WORK REQUIRED:
Output only the span of lines that begins at the line containing "row 5: (9, 1, -13)" and ends at the last line of the data, both included, exactly as they appear.

DATA RECORDS:

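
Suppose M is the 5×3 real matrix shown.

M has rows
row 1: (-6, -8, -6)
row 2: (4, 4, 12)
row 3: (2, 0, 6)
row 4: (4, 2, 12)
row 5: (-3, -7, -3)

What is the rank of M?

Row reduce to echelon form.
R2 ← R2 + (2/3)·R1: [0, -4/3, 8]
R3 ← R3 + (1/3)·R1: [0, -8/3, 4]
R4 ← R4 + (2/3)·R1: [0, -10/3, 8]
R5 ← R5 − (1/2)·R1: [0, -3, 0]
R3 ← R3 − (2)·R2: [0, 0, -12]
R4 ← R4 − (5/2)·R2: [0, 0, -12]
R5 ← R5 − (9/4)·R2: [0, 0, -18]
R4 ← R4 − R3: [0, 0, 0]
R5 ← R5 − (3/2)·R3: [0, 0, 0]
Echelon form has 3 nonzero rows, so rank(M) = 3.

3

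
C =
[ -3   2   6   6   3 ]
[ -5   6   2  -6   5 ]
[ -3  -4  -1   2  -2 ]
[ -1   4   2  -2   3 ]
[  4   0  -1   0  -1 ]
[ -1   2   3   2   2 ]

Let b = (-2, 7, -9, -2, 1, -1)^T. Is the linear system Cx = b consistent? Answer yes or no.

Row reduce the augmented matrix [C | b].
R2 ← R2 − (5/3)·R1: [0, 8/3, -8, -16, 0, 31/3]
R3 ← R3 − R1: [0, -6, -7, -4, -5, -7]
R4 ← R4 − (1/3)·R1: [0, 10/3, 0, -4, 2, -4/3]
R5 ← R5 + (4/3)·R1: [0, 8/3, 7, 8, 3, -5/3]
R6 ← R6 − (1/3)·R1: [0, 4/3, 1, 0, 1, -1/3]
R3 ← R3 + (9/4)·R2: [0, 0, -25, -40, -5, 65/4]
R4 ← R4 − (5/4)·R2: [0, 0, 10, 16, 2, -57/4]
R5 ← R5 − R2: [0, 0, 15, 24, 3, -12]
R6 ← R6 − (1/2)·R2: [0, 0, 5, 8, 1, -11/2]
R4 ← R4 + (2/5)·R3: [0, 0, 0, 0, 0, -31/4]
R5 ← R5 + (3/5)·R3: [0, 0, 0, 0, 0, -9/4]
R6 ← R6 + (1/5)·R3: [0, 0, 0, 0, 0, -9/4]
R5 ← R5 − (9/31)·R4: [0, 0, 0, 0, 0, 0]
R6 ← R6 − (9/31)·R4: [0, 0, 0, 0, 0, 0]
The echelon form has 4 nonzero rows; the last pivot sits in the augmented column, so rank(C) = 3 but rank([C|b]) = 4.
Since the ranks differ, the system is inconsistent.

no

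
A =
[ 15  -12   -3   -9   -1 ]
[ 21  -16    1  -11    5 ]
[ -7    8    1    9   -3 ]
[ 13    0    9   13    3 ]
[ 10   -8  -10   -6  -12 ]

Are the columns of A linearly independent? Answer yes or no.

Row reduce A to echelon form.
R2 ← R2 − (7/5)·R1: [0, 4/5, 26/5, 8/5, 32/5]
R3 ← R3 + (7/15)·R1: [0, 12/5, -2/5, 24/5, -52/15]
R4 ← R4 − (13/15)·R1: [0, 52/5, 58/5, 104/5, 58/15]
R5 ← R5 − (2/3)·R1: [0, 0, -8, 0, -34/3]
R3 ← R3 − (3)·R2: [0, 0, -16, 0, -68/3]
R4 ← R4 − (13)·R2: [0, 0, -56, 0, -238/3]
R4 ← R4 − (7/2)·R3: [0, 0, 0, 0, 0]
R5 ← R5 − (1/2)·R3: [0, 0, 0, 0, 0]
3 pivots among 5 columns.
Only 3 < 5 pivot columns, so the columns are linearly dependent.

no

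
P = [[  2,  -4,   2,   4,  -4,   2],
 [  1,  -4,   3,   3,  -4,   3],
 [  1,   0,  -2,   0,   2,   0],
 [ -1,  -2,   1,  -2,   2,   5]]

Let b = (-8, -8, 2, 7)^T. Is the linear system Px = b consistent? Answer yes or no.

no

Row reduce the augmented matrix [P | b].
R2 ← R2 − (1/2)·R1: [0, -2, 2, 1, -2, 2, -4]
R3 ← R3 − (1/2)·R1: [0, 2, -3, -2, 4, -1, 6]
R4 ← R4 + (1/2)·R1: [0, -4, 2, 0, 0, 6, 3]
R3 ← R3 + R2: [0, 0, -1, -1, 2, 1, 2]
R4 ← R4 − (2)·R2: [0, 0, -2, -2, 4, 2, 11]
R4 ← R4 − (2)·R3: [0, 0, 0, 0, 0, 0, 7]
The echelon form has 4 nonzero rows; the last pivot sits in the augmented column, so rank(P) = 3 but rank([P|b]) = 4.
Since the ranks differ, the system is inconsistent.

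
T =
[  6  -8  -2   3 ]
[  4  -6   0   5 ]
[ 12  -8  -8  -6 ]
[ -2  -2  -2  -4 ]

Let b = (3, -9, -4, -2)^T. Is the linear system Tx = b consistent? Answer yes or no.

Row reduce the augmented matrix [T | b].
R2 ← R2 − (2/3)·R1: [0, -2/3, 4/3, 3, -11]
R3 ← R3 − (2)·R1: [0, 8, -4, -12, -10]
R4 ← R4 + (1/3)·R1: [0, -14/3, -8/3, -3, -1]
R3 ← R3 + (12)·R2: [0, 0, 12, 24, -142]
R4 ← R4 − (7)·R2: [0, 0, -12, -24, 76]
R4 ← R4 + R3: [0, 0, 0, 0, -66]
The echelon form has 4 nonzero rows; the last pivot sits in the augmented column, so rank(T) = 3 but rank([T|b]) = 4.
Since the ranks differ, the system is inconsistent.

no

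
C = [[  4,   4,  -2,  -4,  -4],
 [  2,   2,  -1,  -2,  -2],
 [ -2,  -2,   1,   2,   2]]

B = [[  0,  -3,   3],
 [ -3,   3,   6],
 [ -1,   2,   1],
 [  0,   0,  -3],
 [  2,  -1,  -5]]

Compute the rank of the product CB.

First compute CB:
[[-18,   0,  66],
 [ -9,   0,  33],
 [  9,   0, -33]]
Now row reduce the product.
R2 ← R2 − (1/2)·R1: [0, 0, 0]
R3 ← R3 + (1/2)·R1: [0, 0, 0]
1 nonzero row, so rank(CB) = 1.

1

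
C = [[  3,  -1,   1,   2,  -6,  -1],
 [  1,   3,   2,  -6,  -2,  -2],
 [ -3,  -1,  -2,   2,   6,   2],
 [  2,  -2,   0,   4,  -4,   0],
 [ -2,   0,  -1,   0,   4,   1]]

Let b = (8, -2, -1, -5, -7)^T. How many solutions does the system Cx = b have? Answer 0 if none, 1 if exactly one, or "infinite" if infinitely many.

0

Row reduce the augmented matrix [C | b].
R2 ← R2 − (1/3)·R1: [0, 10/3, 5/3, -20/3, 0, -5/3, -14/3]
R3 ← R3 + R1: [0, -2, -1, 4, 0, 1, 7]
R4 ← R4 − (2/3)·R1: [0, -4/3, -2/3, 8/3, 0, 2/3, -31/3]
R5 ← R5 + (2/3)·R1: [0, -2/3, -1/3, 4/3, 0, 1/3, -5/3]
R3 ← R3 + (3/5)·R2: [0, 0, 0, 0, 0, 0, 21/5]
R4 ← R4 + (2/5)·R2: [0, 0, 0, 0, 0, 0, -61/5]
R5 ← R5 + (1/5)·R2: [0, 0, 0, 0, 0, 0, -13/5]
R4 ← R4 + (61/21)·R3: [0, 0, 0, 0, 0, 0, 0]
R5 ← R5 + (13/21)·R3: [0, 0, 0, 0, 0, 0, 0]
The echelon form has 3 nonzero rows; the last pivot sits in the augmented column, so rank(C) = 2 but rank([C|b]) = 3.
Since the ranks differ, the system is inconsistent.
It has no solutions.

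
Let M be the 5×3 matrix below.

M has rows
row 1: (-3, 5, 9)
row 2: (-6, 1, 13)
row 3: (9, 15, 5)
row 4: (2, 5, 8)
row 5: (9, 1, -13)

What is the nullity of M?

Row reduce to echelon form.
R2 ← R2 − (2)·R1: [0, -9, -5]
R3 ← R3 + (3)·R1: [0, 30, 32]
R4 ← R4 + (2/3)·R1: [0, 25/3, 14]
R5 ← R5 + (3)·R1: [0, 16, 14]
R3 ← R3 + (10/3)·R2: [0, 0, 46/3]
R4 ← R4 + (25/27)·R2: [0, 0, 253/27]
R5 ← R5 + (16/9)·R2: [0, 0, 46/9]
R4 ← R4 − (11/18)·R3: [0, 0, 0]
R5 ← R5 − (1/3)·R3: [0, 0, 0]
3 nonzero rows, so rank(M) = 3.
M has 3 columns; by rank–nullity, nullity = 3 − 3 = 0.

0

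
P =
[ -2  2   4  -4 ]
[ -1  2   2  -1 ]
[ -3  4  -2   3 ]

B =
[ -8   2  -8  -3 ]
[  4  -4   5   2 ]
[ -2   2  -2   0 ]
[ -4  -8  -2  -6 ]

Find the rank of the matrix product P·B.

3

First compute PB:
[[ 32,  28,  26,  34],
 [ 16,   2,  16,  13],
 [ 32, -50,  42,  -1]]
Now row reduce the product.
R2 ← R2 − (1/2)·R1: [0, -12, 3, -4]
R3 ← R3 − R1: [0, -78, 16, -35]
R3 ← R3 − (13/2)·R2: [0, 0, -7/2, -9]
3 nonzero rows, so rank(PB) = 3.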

EXERCISE OUTPUT:
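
row 5: (9, 1, -13)

What is the nullity of M?

Row reduce to echelon form.
R2 ← R2 − (2)·R1: [0, -9, -5]
R3 ← R3 + (3)·R1: [0, 30, 32]
R4 ← R4 + (2/3)·R1: [0, 25/3, 14]
R5 ← R5 + (3)·R1: [0, 16, 14]
R3 ← R3 + (10/3)·R2: [0, 0, 46/3]
R4 ← R4 + (25/27)·R2: [0, 0, 253/27]
R5 ← R5 + (16/9)·R2: [0, 0, 46/9]
R4 ← R4 − (11/18)·R3: [0, 0, 0]
R5 ← R5 − (1/3)·R3: [0, 0, 0]
3 nonzero rows, so rank(M) = 3.
M has 3 columns; by rank–nullity, nullity = 3 − 3 = 0.

0

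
P =
[ -2  2   4  -4 ]
[ -1  2   2  -1 ]
[ -3  4  -2   3 ]

B =
[ -8   2  -8  -3 ]
[  4  -4   5   2 ]
[ -2   2  -2   0 ]
[ -4  -8  -2  -6 ]

Find the rank of the matrix product P·B.

3

First compute PB:
[[ 32,  28,  26,  34],
 [ 16,   2,  16,  13],
 [ 32, -50,  42,  -1]]
Now row reduce the product.
R2 ← R2 − (1/2)·R1: [0, -12, 3, -4]
R3 ← R3 − R1: [0, -78, 16, -35]
R3 ← R3 − (13/2)·R2: [0, 0, -7/2, -9]
3 nonzero rows, so rank(PB) = 3.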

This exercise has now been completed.